Items from a dataset:
———

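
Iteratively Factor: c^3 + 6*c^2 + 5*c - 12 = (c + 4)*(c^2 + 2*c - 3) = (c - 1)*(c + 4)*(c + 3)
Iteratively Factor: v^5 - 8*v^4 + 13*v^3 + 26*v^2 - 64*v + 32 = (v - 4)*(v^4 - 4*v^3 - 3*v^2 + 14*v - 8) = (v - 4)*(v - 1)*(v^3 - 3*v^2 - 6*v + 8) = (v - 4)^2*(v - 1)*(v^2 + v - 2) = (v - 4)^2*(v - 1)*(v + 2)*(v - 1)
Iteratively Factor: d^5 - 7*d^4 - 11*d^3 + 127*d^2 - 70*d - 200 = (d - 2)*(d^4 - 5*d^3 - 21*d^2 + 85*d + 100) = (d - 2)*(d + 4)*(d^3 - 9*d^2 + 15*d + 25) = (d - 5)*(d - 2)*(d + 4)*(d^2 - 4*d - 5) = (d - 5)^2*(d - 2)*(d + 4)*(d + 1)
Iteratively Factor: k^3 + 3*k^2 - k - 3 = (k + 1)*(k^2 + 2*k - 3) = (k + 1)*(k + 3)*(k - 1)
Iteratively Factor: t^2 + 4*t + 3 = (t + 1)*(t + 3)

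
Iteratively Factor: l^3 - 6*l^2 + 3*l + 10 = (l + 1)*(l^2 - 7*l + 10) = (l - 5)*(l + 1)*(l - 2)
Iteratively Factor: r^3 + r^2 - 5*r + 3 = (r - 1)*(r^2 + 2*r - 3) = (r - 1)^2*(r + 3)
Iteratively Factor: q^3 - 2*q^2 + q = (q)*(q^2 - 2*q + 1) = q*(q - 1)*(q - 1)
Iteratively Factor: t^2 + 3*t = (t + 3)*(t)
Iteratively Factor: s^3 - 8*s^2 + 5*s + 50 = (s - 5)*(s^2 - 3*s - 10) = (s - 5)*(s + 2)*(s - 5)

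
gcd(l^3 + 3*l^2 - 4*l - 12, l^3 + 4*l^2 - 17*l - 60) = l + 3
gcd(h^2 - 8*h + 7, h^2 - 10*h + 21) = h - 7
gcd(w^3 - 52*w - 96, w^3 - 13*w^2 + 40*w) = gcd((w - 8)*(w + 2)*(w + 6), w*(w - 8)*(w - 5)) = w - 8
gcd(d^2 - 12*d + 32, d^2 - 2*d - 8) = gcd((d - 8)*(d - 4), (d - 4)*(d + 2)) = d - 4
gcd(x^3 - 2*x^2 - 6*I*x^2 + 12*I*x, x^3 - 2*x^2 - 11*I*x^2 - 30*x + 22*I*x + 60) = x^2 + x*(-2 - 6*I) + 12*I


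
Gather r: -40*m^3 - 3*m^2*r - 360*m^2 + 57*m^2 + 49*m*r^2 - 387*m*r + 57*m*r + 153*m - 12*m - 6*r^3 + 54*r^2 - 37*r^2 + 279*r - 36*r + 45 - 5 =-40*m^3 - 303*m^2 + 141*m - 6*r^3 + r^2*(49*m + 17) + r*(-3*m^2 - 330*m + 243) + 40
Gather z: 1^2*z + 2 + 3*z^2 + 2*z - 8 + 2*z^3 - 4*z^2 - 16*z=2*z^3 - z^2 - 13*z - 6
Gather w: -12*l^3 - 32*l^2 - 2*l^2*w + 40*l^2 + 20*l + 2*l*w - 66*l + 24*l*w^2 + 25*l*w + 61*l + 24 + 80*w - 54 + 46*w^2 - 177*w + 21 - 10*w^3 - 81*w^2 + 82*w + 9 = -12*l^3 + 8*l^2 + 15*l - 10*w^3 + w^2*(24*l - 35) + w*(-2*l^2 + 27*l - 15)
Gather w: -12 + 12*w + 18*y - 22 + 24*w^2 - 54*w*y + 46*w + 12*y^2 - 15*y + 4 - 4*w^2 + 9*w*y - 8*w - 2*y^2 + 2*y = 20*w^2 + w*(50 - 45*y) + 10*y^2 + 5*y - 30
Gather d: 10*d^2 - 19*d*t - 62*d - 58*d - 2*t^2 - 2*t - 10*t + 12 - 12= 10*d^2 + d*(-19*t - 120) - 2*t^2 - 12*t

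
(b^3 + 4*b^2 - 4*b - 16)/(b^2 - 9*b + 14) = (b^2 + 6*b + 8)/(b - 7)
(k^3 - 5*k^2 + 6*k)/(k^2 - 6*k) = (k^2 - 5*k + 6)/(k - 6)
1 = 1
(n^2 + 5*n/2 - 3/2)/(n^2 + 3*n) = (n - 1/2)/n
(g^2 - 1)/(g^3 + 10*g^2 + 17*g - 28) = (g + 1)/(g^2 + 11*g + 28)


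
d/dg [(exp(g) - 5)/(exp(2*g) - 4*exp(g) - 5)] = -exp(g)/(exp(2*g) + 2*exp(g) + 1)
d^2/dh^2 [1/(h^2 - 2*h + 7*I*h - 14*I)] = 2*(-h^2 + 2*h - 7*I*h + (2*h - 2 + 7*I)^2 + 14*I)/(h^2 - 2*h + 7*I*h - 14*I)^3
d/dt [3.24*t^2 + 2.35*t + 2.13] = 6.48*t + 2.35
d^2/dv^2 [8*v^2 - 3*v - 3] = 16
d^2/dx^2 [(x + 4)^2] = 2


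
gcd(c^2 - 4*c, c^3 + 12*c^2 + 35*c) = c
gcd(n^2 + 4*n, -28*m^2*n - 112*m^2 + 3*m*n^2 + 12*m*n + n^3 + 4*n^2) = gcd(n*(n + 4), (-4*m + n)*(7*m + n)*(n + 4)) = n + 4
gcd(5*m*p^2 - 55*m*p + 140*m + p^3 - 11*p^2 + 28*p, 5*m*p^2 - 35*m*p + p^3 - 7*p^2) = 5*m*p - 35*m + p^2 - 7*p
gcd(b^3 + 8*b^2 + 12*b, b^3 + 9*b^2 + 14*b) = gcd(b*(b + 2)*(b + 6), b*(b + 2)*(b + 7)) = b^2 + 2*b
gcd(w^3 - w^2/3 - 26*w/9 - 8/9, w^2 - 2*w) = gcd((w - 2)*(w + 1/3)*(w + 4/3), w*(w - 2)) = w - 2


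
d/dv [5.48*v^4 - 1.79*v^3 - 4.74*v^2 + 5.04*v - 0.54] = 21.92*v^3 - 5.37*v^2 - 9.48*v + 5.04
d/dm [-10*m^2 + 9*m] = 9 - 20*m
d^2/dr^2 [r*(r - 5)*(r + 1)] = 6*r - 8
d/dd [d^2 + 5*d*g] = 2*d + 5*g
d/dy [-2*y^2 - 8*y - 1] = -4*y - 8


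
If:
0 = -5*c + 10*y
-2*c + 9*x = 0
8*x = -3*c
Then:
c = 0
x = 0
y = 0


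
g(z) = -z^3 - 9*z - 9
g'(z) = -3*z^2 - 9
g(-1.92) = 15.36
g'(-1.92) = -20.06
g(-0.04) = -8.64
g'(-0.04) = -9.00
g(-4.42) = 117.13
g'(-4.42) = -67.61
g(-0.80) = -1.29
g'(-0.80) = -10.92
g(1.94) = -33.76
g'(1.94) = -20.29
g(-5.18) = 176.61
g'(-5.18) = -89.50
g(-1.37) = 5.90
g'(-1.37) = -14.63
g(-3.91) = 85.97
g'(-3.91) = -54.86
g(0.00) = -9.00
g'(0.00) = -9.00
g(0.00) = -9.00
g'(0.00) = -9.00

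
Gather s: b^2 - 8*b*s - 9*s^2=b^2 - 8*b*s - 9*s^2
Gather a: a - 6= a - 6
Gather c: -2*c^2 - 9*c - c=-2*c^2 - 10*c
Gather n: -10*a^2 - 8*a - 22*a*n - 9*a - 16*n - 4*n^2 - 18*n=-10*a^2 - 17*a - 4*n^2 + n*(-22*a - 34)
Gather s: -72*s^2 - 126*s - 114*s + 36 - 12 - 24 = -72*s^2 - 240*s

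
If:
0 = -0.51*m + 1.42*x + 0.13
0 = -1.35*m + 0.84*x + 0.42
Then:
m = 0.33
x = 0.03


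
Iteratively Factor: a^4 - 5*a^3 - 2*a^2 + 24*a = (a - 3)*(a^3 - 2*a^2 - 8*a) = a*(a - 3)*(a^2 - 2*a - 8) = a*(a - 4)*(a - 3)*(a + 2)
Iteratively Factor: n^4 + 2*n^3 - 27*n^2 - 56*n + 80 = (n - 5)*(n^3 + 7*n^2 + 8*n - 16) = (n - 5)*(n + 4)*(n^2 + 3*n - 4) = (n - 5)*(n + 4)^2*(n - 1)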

———

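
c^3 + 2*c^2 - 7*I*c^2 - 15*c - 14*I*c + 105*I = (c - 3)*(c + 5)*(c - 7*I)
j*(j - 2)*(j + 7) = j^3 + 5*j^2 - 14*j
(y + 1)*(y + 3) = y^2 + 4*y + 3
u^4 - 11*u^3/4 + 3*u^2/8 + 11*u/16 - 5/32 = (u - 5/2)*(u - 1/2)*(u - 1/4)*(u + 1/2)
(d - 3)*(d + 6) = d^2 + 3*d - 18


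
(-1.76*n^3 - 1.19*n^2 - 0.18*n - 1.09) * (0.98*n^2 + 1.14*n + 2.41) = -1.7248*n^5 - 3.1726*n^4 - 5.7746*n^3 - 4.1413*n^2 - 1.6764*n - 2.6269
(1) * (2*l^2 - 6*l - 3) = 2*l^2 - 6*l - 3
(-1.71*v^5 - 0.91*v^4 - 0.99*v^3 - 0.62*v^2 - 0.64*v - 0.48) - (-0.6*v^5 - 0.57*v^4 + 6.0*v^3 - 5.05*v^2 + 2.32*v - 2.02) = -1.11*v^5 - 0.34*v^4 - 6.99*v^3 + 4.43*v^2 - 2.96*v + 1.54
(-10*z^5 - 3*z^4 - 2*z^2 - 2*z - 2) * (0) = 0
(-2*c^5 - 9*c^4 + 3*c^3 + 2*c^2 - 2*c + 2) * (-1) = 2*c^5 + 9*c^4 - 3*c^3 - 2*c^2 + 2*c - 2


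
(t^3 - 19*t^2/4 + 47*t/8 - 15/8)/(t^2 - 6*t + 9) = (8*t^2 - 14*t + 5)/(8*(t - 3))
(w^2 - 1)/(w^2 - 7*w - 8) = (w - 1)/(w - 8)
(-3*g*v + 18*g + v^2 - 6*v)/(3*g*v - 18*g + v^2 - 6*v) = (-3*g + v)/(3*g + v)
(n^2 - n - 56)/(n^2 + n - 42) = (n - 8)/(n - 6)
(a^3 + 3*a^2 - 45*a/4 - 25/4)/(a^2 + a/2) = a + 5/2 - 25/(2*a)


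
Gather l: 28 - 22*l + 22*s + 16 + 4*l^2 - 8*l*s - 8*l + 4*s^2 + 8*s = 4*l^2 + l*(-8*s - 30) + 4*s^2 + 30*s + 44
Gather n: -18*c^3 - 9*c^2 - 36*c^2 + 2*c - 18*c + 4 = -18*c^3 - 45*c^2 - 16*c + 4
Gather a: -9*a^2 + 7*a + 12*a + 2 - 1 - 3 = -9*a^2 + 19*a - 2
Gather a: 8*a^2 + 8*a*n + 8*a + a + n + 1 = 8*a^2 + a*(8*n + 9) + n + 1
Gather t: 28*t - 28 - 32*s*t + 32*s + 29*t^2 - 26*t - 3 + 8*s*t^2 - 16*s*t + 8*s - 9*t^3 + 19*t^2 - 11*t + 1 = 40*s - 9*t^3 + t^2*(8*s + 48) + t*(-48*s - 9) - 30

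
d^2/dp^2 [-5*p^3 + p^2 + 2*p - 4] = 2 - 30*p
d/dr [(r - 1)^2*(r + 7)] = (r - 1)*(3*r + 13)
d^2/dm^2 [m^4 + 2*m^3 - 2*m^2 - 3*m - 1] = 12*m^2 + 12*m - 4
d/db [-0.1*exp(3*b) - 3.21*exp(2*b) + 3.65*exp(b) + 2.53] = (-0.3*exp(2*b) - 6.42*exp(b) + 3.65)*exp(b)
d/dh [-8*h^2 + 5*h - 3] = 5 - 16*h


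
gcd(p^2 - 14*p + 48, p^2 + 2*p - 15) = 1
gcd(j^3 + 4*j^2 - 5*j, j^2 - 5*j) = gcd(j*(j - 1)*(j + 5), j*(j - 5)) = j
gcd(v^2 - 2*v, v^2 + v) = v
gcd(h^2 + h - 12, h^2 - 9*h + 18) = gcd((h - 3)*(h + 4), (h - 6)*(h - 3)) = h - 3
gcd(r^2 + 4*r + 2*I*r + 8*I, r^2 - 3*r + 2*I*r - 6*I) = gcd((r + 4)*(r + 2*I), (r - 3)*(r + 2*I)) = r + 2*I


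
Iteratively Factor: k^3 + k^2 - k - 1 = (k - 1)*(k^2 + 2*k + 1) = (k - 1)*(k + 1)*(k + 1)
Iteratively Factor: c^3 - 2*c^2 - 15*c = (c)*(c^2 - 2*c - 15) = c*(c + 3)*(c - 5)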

———

#### [Description of the task]
From the line holding "Iteratively Factor: l^3" to the line holding "Gather r: -40*m^3", inclusive, restate each line above exactly as written.

#### [Completed task]
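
Iteratively Factor: l^3 - 6*l^2 + 3*l + 10 = (l + 1)*(l^2 - 7*l + 10) = (l - 5)*(l + 1)*(l - 2)
Iteratively Factor: r^3 + r^2 - 5*r + 3 = (r - 1)*(r^2 + 2*r - 3) = (r - 1)^2*(r + 3)
Iteratively Factor: q^3 - 2*q^2 + q = (q)*(q^2 - 2*q + 1) = q*(q - 1)*(q - 1)
Iteratively Factor: t^2 + 3*t = (t + 3)*(t)
Iteratively Factor: s^3 - 8*s^2 + 5*s + 50 = (s - 5)*(s^2 - 3*s - 10) = (s - 5)*(s + 2)*(s - 5)

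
gcd(l^3 + 3*l^2 - 4*l - 12, l^3 + 4*l^2 - 17*l - 60) = l + 3
gcd(h^2 - 8*h + 7, h^2 - 10*h + 21) = h - 7
gcd(w^3 - 52*w - 96, w^3 - 13*w^2 + 40*w) = gcd((w - 8)*(w + 2)*(w + 6), w*(w - 8)*(w - 5)) = w - 8
gcd(d^2 - 12*d + 32, d^2 - 2*d - 8) = gcd((d - 8)*(d - 4), (d - 4)*(d + 2)) = d - 4
gcd(x^3 - 2*x^2 - 6*I*x^2 + 12*I*x, x^3 - 2*x^2 - 11*I*x^2 - 30*x + 22*I*x + 60) = x^2 + x*(-2 - 6*I) + 12*I


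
Gather r: -40*m^3 - 3*m^2*r - 360*m^2 + 57*m^2 + 49*m*r^2 - 387*m*r + 57*m*r + 153*m - 12*m - 6*r^3 + 54*r^2 - 37*r^2 + 279*r - 36*r + 45 - 5 =-40*m^3 - 303*m^2 + 141*m - 6*r^3 + r^2*(49*m + 17) + r*(-3*m^2 - 330*m + 243) + 40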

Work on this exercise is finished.